# What to produce:
Transcribe the listing from its top line through the line with "1. 40 faculty". Keep it exact, both ends included, and add nothing.

# Material provided:
════════════════

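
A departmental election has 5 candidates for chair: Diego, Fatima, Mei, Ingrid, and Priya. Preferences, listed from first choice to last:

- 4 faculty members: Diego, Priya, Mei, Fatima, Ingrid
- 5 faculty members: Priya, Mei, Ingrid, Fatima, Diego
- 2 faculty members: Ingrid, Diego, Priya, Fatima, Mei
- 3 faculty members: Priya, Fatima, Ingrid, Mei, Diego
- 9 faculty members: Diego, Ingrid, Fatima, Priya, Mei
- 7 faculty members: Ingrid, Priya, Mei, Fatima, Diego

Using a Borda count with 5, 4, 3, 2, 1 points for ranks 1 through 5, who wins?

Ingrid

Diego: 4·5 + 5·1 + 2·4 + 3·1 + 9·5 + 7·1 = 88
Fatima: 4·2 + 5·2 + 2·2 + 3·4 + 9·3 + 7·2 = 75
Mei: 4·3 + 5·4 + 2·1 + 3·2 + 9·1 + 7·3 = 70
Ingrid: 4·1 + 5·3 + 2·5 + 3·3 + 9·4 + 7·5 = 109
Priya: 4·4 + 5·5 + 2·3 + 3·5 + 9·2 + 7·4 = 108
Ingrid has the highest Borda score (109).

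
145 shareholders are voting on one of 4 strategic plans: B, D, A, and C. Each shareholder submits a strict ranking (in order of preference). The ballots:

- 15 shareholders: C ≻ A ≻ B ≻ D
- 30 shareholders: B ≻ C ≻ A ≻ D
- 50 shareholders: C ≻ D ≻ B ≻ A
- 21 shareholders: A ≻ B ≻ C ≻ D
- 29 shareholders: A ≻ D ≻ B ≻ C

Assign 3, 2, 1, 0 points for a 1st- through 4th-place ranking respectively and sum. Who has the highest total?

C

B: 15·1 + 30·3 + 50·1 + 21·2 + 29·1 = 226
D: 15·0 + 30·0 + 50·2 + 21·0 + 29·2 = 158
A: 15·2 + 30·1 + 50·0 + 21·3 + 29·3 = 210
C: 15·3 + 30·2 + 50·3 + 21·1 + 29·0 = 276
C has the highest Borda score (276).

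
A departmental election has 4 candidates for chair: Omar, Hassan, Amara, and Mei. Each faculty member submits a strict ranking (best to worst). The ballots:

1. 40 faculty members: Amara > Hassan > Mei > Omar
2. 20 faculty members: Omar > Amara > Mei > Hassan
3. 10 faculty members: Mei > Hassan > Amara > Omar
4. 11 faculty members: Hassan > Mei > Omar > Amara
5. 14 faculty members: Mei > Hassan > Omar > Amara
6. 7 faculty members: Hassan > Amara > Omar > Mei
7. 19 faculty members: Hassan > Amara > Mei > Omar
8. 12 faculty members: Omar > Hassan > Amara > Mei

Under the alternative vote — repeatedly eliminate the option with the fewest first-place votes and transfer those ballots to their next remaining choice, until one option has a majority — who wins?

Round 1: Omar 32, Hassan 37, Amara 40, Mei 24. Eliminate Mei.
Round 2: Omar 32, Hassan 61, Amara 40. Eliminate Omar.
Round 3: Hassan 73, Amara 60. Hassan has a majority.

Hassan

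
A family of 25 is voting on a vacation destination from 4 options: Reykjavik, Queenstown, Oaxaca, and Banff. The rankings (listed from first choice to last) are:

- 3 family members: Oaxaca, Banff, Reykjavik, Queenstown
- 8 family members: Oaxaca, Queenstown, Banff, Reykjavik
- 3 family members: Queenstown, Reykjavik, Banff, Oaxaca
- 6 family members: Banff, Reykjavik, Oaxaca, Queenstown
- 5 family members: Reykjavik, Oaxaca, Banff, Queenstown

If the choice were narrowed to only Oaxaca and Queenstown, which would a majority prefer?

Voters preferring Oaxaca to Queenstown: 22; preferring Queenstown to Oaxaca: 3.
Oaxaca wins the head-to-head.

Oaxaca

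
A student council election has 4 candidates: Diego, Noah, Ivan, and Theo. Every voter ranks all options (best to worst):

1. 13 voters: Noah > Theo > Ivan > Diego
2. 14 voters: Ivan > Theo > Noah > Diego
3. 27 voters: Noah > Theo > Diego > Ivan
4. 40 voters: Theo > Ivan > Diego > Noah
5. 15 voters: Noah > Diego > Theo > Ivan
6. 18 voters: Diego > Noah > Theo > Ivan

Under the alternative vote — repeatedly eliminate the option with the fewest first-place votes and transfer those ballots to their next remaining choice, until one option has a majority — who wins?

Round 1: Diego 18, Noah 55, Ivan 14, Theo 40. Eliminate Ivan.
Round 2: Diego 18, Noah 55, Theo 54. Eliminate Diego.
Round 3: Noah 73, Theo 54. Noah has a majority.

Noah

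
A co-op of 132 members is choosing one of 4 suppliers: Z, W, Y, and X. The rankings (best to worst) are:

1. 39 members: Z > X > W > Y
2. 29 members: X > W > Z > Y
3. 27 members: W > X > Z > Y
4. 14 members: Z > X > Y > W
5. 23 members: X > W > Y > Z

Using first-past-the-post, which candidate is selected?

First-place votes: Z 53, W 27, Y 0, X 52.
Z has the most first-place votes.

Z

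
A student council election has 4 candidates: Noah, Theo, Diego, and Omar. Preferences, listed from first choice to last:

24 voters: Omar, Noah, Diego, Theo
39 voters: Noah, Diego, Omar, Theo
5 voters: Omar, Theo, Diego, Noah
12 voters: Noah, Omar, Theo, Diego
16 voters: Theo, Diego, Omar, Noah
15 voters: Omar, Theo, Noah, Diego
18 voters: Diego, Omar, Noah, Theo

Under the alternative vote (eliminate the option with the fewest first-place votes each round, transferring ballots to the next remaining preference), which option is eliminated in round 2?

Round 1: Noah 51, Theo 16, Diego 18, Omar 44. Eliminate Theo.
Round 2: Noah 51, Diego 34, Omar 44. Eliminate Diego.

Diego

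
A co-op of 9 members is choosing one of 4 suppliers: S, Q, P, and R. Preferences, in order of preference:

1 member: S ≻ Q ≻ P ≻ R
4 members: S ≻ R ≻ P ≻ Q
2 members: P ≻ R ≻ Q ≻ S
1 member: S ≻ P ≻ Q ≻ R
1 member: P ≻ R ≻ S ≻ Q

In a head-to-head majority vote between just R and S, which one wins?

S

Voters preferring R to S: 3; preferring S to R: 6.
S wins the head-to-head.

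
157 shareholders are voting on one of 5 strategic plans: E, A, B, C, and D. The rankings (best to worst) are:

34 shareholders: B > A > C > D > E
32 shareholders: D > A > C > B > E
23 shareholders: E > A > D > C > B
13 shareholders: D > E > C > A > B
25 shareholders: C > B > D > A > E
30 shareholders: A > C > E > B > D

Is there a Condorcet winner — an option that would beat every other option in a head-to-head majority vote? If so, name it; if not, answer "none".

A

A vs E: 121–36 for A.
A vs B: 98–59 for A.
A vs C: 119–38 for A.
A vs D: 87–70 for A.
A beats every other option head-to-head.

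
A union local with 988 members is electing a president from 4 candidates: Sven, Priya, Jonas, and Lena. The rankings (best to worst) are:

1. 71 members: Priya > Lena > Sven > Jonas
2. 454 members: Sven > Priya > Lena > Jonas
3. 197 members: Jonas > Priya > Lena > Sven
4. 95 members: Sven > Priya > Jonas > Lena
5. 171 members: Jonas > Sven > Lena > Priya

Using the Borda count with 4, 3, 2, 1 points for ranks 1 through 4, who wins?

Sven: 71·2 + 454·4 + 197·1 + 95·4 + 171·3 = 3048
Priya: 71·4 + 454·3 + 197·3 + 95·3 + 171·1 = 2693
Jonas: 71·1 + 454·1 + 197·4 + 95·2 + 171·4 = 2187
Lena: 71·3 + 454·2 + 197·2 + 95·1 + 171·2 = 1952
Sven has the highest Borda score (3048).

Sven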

════════════════

# Response box:
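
A departmental election has 5 candidates for chair: Diego, Fatima, Mei, Ingrid, and Priya. Preferences, listed from first choice to last:

- 4 faculty members: Diego, Priya, Mei, Fatima, Ingrid
- 5 faculty members: Priya, Mei, Ingrid, Fatima, Diego
- 2 faculty members: Ingrid, Diego, Priya, Fatima, Mei
- 3 faculty members: Priya, Fatima, Ingrid, Mei, Diego
- 9 faculty members: Diego, Ingrid, Fatima, Priya, Mei
- 7 faculty members: Ingrid, Priya, Mei, Fatima, Diego

Using a Borda count with 5, 4, 3, 2, 1 points for ranks 1 through 5, who wins?

Ingrid

Diego: 4·5 + 5·1 + 2·4 + 3·1 + 9·5 + 7·1 = 88
Fatima: 4·2 + 5·2 + 2·2 + 3·4 + 9·3 + 7·2 = 75
Mei: 4·3 + 5·4 + 2·1 + 3·2 + 9·1 + 7·3 = 70
Ingrid: 4·1 + 5·3 + 2·5 + 3·3 + 9·4 + 7·5 = 109
Priya: 4·4 + 5·5 + 2·3 + 3·5 + 9·2 + 7·4 = 108
Ingrid has the highest Borda score (109).

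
145 shareholders are voting on one of 4 strategic plans: B, D, A, and C. Each shareholder submits a strict ranking (in order of preference). The ballots:

- 15 shareholders: C ≻ A ≻ B ≻ D
- 30 shareholders: B ≻ C ≻ A ≻ D
- 50 shareholders: C ≻ D ≻ B ≻ A
- 21 shareholders: A ≻ B ≻ C ≻ D
- 29 shareholders: A ≻ D ≻ B ≻ C

Assign 3, 2, 1, 0 points for a 1st- through 4th-place ranking respectively and sum. Who has the highest total?

C

B: 15·1 + 30·3 + 50·1 + 21·2 + 29·1 = 226
D: 15·0 + 30·0 + 50·2 + 21·0 + 29·2 = 158
A: 15·2 + 30·1 + 50·0 + 21·3 + 29·3 = 210
C: 15·3 + 30·2 + 50·3 + 21·1 + 29·0 = 276
C has the highest Borda score (276).

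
A departmental election has 4 candidates for chair: Omar, Hassan, Amara, and Mei. Each faculty member submits a strict ranking (best to worst). The ballots:

1. 40 faculty members: Amara > Hassan > Mei > Omar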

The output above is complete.